*RECORDS PROVIDED:*
● ● ● ● ● ● ●

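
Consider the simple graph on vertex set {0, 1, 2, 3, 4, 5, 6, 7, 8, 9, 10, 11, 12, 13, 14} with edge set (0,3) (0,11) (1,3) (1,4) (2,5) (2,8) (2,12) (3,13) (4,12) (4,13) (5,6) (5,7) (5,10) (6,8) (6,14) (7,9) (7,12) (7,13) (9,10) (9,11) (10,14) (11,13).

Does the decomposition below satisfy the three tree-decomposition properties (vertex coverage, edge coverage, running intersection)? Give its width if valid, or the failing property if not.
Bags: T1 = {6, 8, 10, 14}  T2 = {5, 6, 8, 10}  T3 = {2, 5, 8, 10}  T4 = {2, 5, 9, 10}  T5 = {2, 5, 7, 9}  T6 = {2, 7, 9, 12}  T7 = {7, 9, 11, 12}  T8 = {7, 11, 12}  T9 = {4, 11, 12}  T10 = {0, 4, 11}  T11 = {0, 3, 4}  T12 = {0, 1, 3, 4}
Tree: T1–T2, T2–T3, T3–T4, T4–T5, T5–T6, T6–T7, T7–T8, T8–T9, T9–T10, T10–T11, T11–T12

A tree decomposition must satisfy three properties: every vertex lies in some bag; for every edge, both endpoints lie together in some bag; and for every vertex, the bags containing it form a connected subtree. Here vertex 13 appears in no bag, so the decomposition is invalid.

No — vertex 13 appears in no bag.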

● ● ● ● ● ● ●

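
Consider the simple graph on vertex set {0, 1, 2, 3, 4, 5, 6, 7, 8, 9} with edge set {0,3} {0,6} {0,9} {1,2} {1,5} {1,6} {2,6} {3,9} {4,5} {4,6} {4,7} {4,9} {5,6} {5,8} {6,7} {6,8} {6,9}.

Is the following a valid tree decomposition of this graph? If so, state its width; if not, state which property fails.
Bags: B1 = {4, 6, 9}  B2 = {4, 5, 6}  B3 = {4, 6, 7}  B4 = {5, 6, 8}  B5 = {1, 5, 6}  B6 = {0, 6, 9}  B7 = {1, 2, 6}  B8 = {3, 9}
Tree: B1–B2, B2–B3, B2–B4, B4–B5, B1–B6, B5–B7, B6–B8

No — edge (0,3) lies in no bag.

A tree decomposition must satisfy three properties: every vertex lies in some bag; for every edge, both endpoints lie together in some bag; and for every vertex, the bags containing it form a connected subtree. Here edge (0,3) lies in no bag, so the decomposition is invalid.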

● ● ● ● ● ● ●

*PROBLEM REQUIREMENTS:*
Apply a filter to the listing above so that only lines with "property" are kept, and copy those lines.

*ANSWER AREA:*
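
Does the decomposition below satisfy the three tree-decomposition properties (vertex coverage, edge coverage, running intersection)? Give its width if valid, or the failing property if not.
Is the following a valid tree decomposition of this graph? If so, state its width; if not, state which property fails.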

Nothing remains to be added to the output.